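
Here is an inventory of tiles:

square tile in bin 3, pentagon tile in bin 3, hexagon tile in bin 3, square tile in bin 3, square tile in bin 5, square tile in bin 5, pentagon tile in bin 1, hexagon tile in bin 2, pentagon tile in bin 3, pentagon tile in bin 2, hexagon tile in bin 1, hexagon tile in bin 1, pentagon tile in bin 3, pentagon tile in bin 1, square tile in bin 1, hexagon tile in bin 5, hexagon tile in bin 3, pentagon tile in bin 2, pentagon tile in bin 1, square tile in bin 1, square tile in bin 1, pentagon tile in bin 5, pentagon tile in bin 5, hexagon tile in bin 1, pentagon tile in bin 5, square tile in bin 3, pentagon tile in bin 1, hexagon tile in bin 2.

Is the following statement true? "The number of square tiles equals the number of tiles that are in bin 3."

True

|square tiles| = 8.
|tiles in bin 3| = 8.
The claim requires 8 = 8, which holds.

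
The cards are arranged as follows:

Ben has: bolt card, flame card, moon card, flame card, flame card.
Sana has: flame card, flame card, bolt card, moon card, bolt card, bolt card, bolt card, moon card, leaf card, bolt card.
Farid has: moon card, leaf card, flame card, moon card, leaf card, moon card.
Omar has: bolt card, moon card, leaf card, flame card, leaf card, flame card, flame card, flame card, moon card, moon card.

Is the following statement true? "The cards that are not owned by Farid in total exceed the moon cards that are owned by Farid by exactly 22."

Count of cards that are not owned by Farid: 25.
Count of moon cards owned by Farid: 3.
The claim requires 25 − 3 (= 22) to equal 22, which holds.

True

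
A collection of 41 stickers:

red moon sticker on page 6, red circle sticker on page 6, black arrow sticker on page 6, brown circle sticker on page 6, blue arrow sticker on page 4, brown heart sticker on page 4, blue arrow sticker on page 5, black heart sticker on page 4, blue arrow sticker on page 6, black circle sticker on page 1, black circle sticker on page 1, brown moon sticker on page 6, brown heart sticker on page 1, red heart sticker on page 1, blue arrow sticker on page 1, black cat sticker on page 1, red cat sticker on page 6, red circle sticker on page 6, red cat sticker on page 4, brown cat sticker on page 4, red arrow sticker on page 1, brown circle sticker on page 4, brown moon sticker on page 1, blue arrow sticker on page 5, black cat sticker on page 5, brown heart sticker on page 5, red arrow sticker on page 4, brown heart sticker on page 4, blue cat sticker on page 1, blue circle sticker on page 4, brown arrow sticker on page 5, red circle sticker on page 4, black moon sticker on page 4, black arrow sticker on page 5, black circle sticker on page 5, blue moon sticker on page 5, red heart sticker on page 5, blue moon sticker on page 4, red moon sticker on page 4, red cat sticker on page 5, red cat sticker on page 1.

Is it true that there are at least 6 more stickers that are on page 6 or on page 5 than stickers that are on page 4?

False

There are 18 stickers on page 6 or on page 5.
There are 13 stickers on page 4.
The claim requires 18 − 13 = 5 ≥ 6, which does not hold.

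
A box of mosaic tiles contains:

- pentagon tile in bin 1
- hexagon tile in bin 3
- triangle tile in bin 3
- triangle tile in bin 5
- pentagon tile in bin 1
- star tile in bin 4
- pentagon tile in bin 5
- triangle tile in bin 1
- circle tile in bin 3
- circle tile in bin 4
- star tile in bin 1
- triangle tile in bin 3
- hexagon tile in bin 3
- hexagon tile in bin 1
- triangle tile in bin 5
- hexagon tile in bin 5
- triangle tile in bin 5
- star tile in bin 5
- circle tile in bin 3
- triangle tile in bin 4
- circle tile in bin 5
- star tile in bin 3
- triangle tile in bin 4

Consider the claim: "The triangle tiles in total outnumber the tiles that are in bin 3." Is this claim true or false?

True

triangle tiles: 8.
tiles in bin 3: 7.
The claim requires 8 > 7, which holds.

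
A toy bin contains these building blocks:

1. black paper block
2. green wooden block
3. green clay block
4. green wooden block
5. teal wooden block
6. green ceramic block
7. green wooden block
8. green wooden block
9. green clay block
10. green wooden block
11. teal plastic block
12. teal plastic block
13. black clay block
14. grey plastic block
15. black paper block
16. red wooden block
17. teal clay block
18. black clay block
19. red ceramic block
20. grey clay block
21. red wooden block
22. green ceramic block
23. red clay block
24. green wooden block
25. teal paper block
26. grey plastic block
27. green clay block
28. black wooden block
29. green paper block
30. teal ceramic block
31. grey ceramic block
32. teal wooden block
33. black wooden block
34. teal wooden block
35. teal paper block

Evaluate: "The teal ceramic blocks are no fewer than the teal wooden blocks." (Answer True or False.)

There is 1 teal ceramic block.
There are 3 teal wooden blocks.
The claim requires 1 ≥ 3, which does not hold.

False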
# # # # # # #
All of the data above should be output exactly.

» Final answer:
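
Here is an inventory of tiles:

square tile in bin 3, pentagon tile in bin 3, hexagon tile in bin 3, square tile in bin 3, square tile in bin 5, square tile in bin 5, pentagon tile in bin 1, hexagon tile in bin 2, pentagon tile in bin 3, pentagon tile in bin 2, hexagon tile in bin 1, hexagon tile in bin 1, pentagon tile in bin 3, pentagon tile in bin 1, square tile in bin 1, hexagon tile in bin 5, hexagon tile in bin 3, pentagon tile in bin 2, pentagon tile in bin 1, square tile in bin 1, square tile in bin 1, pentagon tile in bin 5, pentagon tile in bin 5, hexagon tile in bin 1, pentagon tile in bin 5, square tile in bin 3, pentagon tile in bin 1, hexagon tile in bin 2.

Is the following statement true? "The number of square tiles equals the number of tiles that are in bin 3."

True

|square tiles| = 8.
|tiles in bin 3| = 8.
The claim requires 8 = 8, which holds.

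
The cards are arranged as follows:

Ben has: bolt card, flame card, moon card, flame card, flame card.
Sana has: flame card, flame card, bolt card, moon card, bolt card, bolt card, bolt card, moon card, leaf card, bolt card.
Farid has: moon card, leaf card, flame card, moon card, leaf card, moon card.
Omar has: bolt card, moon card, leaf card, flame card, leaf card, flame card, flame card, flame card, moon card, moon card.

Is the following statement true? "The cards that are not owned by Farid in total exceed the moon cards that are owned by Farid by exactly 22."

Count of cards that are not owned by Farid: 25.
Count of moon cards owned by Farid: 3.
The claim requires 25 − 3 (= 22) to equal 22, which holds.

True

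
A collection of 41 stickers:

red moon sticker on page 6, red circle sticker on page 6, black arrow sticker on page 6, brown circle sticker on page 6, blue arrow sticker on page 4, brown heart sticker on page 4, blue arrow sticker on page 5, black heart sticker on page 4, blue arrow sticker on page 6, black circle sticker on page 1, black circle sticker on page 1, brown moon sticker on page 6, brown heart sticker on page 1, red heart sticker on page 1, blue arrow sticker on page 1, black cat sticker on page 1, red cat sticker on page 6, red circle sticker on page 6, red cat sticker on page 4, brown cat sticker on page 4, red arrow sticker on page 1, brown circle sticker on page 4, brown moon sticker on page 1, blue arrow sticker on page 5, black cat sticker on page 5, brown heart sticker on page 5, red arrow sticker on page 4, brown heart sticker on page 4, blue cat sticker on page 1, blue circle sticker on page 4, brown arrow sticker on page 5, red circle sticker on page 4, black moon sticker on page 4, black arrow sticker on page 5, black circle sticker on page 5, blue moon sticker on page 5, red heart sticker on page 5, blue moon sticker on page 4, red moon sticker on page 4, red cat sticker on page 5, red cat sticker on page 1.

Is it true that there are at least 6 more stickers that are on page 6 or on page 5 than stickers that are on page 4?

False

There are 18 stickers on page 6 or on page 5.
There are 13 stickers on page 4.
The claim requires 18 − 13 = 5 ≥ 6, which does not hold.

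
A box of mosaic tiles contains:

- pentagon tile in bin 1
- hexagon tile in bin 3
- triangle tile in bin 3
- triangle tile in bin 5
- pentagon tile in bin 1
- star tile in bin 4
- pentagon tile in bin 5
- triangle tile in bin 1
- circle tile in bin 3
- circle tile in bin 4
- star tile in bin 1
- triangle tile in bin 3
- hexagon tile in bin 3
- hexagon tile in bin 1
- triangle tile in bin 5
- hexagon tile in bin 5
- triangle tile in bin 5
- star tile in bin 5
- circle tile in bin 3
- triangle tile in bin 4
- circle tile in bin 5
- star tile in bin 3
- triangle tile in bin 4

Consider the claim: "The triangle tiles in total outnumber the tiles that are in bin 3." Is this claim true or false?

True

triangle tiles: 8.
tiles in bin 3: 7.
The claim requires 8 > 7, which holds.

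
A toy bin contains these building blocks:

1. black paper block
2. green wooden block
3. green clay block
4. green wooden block
5. teal wooden block
6. green ceramic block
7. green wooden block
8. green wooden block
9. green clay block
10. green wooden block
11. teal plastic block
12. teal plastic block
13. black clay block
14. grey plastic block
15. black paper block
16. red wooden block
17. teal clay block
18. black clay block
19. red ceramic block
20. grey clay block
21. red wooden block
22. green ceramic block
23. red clay block
24. green wooden block
25. teal paper block
26. grey plastic block
27. green clay block
28. black wooden block
29. green paper block
30. teal ceramic block
31. grey ceramic block
32. teal wooden block
33. black wooden block
34. teal wooden block
35. teal paper block

Evaluate: "The teal ceramic blocks are no fewer than the teal wooden blocks." (Answer True or False.)

There is 1 teal ceramic block.
There are 3 teal wooden blocks.
The claim requires 1 ≥ 3, which does not hold.

False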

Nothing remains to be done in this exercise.